Segment Open
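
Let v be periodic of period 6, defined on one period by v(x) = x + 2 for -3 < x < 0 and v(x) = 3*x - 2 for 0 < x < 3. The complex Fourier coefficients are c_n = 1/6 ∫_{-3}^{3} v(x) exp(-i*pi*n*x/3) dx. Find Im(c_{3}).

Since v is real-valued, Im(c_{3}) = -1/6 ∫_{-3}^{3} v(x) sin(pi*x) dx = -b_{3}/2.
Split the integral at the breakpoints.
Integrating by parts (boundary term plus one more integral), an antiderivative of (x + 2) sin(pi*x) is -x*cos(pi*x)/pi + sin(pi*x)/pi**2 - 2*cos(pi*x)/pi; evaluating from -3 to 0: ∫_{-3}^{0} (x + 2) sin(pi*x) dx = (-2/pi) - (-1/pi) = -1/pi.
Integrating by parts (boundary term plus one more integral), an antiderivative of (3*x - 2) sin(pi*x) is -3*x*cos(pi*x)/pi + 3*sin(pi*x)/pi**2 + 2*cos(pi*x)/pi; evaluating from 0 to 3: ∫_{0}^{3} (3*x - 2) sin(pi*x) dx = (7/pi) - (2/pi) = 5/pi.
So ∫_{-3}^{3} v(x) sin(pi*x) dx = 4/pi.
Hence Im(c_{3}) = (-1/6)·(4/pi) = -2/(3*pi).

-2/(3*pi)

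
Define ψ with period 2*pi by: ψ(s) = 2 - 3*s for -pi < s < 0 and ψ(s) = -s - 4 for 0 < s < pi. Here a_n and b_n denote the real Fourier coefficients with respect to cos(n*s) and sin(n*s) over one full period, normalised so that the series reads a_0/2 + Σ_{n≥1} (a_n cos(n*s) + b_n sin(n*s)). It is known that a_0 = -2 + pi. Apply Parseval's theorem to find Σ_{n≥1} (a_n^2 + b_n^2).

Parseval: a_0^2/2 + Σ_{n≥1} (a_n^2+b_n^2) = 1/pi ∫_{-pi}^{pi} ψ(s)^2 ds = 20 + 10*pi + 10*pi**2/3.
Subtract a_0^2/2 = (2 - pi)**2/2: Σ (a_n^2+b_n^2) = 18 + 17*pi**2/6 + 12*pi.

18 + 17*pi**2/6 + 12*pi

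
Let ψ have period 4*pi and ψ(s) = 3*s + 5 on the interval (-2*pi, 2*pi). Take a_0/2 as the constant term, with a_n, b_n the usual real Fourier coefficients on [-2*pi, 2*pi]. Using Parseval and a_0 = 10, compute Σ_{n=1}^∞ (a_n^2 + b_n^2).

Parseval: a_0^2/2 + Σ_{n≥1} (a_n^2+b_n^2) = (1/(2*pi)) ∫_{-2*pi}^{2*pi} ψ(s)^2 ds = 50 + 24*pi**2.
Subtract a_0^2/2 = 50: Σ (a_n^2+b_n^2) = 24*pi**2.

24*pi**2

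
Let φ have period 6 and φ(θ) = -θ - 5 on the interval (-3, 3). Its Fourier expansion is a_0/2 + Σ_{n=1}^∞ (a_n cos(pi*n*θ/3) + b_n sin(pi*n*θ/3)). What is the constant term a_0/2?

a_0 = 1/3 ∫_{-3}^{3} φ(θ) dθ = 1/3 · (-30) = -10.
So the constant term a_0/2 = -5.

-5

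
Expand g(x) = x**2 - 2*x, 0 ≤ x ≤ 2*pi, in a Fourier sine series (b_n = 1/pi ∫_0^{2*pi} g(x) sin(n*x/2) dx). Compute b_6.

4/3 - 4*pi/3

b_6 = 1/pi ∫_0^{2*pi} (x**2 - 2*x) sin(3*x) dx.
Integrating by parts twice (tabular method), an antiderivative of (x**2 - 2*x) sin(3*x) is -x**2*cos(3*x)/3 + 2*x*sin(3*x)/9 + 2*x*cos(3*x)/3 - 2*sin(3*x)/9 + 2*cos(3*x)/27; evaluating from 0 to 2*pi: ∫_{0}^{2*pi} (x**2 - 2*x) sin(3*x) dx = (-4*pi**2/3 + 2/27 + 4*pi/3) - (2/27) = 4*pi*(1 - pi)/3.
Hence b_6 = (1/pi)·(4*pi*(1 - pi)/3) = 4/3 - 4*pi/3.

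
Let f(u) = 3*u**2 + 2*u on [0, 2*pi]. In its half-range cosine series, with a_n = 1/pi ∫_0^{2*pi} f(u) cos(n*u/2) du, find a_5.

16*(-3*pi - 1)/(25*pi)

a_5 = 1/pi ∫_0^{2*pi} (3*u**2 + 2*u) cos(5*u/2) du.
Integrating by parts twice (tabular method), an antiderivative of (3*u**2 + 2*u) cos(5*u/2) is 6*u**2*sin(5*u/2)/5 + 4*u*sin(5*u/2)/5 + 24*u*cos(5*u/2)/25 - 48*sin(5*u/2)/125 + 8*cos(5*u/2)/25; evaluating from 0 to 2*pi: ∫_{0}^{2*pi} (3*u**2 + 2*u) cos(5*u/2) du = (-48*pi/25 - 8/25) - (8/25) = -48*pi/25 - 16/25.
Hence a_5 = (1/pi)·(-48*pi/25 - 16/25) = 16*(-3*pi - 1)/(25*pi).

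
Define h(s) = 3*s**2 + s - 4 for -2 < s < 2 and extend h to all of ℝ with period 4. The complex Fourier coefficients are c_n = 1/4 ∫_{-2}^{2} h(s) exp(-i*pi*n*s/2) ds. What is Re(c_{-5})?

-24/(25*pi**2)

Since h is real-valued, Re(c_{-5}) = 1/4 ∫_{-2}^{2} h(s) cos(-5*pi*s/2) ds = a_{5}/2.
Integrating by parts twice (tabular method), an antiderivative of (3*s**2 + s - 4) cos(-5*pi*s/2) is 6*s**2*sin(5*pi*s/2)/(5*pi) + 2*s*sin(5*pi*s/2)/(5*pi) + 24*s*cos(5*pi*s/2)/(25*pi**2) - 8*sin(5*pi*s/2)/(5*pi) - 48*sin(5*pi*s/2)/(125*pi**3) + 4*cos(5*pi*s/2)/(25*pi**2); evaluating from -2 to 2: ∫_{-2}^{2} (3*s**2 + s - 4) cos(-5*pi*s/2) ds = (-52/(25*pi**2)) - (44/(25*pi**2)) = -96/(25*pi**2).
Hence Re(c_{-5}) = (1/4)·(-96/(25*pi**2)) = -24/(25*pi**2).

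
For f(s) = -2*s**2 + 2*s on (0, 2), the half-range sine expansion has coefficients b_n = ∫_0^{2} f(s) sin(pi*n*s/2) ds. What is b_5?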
Segment Closed
Segment Open
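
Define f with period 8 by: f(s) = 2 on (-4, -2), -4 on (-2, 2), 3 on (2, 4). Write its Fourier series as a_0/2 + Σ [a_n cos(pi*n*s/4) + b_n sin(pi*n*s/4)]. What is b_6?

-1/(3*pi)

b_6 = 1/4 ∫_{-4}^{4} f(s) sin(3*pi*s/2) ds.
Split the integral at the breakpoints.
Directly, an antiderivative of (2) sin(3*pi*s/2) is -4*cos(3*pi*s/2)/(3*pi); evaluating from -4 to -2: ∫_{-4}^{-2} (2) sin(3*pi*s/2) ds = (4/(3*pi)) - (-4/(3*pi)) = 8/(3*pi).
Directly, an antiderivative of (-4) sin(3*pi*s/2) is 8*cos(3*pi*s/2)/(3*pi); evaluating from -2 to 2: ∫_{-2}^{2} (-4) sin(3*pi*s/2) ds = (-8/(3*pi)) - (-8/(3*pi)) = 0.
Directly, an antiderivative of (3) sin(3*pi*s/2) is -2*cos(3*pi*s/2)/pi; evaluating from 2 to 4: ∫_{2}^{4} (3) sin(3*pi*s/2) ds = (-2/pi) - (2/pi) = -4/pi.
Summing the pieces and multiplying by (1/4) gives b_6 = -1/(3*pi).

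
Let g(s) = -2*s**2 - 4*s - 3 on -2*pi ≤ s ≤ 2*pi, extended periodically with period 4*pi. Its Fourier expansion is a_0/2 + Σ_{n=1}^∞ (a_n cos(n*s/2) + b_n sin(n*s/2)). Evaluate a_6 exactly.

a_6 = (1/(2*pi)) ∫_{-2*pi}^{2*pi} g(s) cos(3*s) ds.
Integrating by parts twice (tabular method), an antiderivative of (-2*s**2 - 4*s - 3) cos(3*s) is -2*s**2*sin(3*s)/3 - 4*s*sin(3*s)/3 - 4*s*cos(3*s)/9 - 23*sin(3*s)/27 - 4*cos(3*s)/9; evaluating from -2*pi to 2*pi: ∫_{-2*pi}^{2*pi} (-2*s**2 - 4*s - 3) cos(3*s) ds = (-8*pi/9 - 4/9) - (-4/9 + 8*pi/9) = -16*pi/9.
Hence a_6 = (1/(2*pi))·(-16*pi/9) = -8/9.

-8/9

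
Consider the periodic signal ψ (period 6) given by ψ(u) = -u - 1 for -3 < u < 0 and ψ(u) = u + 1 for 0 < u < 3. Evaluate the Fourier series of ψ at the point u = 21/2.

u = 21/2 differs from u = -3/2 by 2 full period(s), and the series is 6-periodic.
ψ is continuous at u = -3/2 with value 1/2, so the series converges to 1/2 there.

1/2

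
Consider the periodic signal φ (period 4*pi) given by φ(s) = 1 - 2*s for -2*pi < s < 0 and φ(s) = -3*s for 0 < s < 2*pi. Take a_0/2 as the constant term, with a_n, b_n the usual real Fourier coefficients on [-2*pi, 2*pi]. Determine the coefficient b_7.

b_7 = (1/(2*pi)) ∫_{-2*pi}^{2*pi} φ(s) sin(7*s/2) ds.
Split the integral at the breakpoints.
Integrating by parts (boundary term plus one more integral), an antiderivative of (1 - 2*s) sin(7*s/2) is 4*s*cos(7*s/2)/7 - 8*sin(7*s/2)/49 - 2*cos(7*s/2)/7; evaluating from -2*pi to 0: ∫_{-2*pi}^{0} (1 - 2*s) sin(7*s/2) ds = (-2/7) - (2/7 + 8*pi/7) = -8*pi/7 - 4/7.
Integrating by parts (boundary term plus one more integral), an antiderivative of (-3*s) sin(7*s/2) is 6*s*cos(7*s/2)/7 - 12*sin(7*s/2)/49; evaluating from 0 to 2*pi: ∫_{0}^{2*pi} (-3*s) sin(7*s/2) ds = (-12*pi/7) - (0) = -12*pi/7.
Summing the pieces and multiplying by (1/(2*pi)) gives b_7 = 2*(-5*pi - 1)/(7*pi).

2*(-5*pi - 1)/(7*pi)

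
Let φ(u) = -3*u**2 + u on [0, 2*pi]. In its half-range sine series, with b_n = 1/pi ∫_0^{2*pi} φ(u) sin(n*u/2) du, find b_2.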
Segment Closed
Segment Open
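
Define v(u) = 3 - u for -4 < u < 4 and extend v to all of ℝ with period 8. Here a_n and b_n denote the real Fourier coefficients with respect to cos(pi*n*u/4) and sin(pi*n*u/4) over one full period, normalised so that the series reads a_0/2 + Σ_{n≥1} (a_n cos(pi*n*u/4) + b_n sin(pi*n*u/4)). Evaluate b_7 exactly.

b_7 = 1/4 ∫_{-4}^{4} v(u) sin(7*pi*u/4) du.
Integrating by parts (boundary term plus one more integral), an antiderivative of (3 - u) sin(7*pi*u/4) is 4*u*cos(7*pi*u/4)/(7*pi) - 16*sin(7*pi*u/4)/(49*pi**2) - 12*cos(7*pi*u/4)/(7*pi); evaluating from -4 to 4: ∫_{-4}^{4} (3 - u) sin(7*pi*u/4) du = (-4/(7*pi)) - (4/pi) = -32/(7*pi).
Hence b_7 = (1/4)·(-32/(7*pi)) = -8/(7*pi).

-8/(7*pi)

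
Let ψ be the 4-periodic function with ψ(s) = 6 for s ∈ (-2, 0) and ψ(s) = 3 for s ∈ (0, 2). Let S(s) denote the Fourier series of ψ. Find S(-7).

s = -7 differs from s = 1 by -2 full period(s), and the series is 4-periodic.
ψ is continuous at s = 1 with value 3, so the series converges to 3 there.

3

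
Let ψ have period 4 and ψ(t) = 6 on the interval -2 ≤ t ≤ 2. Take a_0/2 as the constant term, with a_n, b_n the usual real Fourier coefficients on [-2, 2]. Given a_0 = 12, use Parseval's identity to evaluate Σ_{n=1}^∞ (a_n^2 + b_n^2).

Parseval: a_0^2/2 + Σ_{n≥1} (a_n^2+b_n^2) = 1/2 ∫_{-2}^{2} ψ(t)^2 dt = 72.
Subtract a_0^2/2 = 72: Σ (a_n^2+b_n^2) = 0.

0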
Segment Closed
● THE PROBLEM
Print, without alteration, only the lines above between the one holding "Define h(s) = 3*s**2" and the one holding "For f(s) = -2*s**2", inclusive.

● ANSWER FOR THIS EXERCISE
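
Define h(s) = 3*s**2 + s - 4 for -2 < s < 2 and extend h to all of ℝ with period 4. The complex Fourier coefficients are c_n = 1/4 ∫_{-2}^{2} h(s) exp(-i*pi*n*s/2) ds. What is Re(c_{-5})?

-24/(25*pi**2)

Since h is real-valued, Re(c_{-5}) = 1/4 ∫_{-2}^{2} h(s) cos(-5*pi*s/2) ds = a_{5}/2.
Integrating by parts twice (tabular method), an antiderivative of (3*s**2 + s - 4) cos(-5*pi*s/2) is 6*s**2*sin(5*pi*s/2)/(5*pi) + 2*s*sin(5*pi*s/2)/(5*pi) + 24*s*cos(5*pi*s/2)/(25*pi**2) - 8*sin(5*pi*s/2)/(5*pi) - 48*sin(5*pi*s/2)/(125*pi**3) + 4*cos(5*pi*s/2)/(25*pi**2); evaluating from -2 to 2: ∫_{-2}^{2} (3*s**2 + s - 4) cos(-5*pi*s/2) ds = (-52/(25*pi**2)) - (44/(25*pi**2)) = -96/(25*pi**2).
Hence Re(c_{-5}) = (1/4)·(-96/(25*pi**2)) = -24/(25*pi**2).

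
For f(s) = -2*s**2 + 2*s on (0, 2), the half-range sine expansion has coefficients b_n = ∫_0^{2} f(s) sin(pi*n*s/2) ds. What is b_5?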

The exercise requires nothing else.